Of the entries below, return only those lines from the line with "9.8% | 0.2% | 2.8% |" to the line with "14% | 4.7% | 4.7% |", exactly, both included.

___

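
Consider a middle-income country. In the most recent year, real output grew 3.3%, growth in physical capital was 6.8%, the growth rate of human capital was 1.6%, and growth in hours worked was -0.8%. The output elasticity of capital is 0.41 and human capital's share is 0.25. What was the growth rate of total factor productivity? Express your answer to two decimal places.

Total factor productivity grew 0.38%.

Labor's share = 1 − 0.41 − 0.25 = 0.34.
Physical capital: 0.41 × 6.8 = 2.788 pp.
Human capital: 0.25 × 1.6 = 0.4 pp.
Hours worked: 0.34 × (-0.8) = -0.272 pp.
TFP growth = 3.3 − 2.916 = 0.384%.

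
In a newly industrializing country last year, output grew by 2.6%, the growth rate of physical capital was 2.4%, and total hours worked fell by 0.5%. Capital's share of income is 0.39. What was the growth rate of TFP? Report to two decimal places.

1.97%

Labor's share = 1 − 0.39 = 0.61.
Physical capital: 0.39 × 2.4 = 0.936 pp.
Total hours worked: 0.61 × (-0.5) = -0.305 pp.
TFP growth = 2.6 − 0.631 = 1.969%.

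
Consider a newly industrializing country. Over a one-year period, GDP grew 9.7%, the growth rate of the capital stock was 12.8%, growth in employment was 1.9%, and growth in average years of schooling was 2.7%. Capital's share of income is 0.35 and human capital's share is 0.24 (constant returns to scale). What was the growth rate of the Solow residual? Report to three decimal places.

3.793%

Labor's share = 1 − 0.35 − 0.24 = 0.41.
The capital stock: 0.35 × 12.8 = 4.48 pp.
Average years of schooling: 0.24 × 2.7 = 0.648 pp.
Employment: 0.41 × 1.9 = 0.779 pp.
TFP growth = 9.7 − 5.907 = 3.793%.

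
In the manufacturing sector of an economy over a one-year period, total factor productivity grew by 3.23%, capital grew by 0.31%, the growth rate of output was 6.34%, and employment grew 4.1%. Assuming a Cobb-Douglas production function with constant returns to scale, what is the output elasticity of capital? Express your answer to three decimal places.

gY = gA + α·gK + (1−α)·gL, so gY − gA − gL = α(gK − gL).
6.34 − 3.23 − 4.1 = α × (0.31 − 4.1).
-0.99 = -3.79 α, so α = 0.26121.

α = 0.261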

___

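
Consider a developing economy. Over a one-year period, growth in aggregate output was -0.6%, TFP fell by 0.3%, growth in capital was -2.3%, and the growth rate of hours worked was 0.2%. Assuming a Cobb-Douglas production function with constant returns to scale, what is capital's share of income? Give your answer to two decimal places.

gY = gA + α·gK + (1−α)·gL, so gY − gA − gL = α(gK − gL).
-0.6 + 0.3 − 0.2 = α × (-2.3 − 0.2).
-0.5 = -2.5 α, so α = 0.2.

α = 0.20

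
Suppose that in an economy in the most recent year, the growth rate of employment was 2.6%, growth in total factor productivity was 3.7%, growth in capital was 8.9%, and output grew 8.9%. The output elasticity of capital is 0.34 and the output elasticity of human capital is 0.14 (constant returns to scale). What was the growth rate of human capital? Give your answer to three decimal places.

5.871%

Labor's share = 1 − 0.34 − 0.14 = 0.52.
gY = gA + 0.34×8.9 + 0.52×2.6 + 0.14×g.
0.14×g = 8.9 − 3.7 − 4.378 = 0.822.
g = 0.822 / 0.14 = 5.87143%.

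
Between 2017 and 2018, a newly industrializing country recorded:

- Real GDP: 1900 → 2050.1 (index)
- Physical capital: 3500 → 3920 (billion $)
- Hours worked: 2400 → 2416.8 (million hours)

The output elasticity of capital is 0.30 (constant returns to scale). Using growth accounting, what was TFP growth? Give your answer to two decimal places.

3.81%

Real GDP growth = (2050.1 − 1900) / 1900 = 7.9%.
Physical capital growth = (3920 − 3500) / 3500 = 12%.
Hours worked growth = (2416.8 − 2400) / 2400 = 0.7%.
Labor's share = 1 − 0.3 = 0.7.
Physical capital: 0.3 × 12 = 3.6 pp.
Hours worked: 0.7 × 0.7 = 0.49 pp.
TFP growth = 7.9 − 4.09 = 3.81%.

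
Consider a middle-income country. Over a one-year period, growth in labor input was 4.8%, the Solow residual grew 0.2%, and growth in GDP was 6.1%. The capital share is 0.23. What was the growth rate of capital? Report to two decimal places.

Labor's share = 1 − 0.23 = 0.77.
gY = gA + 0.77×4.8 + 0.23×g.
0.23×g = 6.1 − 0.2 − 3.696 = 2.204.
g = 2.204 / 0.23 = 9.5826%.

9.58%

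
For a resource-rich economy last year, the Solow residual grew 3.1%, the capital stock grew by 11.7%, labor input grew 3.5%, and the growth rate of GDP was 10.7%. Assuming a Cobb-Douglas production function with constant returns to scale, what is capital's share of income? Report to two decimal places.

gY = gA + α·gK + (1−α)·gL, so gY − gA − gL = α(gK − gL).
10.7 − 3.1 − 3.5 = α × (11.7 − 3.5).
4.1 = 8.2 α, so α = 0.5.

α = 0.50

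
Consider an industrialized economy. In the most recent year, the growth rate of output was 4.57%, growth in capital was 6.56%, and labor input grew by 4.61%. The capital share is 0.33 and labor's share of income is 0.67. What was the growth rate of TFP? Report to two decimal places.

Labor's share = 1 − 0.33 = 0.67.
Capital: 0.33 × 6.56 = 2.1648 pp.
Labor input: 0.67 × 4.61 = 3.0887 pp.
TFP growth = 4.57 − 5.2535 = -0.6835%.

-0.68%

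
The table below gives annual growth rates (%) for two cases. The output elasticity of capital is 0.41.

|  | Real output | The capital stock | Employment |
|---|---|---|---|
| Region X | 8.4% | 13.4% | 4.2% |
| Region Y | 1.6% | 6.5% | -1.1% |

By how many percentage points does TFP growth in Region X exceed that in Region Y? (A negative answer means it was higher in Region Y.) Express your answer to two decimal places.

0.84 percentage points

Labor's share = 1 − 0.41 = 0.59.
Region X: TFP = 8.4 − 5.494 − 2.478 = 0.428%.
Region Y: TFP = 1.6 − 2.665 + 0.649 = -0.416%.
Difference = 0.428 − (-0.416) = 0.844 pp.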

___

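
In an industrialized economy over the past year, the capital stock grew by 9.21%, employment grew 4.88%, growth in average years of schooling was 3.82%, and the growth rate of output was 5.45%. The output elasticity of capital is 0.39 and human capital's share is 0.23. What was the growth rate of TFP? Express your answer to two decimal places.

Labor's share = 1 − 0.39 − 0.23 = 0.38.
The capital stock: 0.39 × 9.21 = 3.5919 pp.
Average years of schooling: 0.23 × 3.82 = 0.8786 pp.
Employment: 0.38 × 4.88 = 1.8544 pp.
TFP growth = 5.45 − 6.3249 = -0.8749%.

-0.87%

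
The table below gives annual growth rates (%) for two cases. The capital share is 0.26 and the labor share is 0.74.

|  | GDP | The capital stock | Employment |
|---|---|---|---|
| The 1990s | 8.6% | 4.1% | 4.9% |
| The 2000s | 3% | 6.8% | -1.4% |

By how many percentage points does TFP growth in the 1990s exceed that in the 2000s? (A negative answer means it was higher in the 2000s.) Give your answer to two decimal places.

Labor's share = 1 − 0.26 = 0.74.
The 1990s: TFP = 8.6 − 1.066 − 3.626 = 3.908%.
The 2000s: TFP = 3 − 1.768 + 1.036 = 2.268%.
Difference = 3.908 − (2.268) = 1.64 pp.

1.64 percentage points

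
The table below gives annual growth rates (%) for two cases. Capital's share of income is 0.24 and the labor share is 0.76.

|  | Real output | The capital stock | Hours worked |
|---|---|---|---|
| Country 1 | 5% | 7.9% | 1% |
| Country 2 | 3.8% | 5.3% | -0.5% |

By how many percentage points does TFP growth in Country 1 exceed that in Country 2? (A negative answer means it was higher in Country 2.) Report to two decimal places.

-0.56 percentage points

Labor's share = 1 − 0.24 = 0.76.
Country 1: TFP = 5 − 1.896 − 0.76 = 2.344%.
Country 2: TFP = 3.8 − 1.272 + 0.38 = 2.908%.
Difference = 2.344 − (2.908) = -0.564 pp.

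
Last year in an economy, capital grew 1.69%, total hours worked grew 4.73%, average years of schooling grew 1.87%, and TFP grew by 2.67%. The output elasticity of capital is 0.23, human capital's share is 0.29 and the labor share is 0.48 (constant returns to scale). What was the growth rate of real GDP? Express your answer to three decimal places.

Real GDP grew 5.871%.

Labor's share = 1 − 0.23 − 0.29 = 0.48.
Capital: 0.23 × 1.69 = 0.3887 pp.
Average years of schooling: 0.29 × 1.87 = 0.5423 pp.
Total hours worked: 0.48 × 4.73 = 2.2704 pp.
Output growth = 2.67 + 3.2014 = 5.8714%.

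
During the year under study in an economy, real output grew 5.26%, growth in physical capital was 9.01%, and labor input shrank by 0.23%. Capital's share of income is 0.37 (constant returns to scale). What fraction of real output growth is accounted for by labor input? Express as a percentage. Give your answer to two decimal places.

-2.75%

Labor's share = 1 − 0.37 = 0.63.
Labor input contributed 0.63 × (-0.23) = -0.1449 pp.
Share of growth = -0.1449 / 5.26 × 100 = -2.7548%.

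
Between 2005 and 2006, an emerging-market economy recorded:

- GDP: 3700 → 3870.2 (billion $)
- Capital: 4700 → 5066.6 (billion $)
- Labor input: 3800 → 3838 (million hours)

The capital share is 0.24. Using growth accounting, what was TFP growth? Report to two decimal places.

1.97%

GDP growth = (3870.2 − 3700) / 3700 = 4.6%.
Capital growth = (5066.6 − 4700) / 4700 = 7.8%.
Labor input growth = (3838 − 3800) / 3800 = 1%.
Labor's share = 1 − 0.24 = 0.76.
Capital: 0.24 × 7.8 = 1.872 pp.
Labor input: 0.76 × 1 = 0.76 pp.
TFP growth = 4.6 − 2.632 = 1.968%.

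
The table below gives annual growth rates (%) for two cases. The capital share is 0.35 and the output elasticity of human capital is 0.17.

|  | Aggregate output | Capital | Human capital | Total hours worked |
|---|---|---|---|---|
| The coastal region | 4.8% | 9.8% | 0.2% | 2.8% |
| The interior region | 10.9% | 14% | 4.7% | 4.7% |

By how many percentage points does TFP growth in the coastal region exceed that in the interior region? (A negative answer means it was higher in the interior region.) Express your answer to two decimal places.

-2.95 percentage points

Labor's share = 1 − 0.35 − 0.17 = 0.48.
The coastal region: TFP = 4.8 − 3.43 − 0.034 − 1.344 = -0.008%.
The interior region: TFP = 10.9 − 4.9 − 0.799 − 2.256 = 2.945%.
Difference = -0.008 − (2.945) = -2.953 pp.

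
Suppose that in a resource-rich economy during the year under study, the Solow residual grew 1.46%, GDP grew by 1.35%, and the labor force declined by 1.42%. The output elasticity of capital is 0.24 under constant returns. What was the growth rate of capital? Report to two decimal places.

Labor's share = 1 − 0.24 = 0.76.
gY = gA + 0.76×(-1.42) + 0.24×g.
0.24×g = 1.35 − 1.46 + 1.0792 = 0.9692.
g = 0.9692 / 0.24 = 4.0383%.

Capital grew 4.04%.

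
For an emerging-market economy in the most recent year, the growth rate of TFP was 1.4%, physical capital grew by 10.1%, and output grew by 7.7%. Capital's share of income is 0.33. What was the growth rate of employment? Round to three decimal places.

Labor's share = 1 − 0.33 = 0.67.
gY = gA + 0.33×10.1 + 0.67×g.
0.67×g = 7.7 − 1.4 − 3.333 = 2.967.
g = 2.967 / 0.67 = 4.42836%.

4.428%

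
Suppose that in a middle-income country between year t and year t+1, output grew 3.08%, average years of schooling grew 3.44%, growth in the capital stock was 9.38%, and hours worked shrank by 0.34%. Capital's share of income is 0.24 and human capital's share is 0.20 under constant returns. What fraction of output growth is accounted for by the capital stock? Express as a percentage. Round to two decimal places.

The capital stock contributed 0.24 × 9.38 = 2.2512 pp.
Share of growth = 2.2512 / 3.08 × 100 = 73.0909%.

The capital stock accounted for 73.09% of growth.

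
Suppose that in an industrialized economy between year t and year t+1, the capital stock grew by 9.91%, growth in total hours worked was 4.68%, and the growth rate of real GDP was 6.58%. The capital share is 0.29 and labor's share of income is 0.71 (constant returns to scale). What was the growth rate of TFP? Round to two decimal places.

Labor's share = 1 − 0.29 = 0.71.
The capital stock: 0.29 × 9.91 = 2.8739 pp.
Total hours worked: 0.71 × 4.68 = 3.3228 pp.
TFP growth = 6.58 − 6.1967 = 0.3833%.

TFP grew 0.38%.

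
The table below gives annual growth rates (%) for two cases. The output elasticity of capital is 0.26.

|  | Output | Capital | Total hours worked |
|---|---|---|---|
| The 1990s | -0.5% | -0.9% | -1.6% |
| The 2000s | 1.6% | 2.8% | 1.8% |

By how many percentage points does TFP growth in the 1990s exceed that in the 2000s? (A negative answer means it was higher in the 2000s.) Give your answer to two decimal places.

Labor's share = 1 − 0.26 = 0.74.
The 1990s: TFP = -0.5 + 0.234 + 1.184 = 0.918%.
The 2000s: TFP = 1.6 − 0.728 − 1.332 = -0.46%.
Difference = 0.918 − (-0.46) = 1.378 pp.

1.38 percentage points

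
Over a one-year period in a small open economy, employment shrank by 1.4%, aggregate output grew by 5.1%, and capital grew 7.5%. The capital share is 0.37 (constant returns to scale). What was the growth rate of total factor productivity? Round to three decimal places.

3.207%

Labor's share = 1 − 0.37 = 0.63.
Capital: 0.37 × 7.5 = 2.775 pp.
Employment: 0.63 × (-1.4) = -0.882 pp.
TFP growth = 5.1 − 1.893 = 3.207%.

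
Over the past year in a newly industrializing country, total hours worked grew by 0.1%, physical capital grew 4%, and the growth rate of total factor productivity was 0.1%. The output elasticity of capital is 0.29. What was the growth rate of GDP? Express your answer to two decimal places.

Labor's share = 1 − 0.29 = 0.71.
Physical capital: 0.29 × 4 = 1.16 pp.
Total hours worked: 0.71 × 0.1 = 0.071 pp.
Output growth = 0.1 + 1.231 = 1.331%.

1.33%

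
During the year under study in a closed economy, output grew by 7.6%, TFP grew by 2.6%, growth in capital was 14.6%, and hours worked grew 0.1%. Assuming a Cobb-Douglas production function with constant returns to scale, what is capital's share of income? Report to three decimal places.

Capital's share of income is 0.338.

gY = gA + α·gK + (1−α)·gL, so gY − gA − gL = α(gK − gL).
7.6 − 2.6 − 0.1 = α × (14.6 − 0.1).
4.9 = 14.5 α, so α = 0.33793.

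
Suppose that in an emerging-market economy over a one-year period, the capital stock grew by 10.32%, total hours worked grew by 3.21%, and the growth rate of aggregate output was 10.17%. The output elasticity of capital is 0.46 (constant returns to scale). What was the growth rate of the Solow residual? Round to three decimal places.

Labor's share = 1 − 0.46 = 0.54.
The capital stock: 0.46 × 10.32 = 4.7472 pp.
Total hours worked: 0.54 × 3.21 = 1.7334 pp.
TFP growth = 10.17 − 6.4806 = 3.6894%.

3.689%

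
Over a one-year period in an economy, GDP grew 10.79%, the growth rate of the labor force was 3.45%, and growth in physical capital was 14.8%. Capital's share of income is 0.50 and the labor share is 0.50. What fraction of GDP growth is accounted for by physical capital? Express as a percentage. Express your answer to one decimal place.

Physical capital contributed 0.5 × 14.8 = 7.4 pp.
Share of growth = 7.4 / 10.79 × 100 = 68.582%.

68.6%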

___

EXERCISE RESULT:
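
| The coastal region | 4.8% | 9.8% | 0.2% | 2.8% |
| The interior region | 10.9% | 14% | 4.7% | 4.7% |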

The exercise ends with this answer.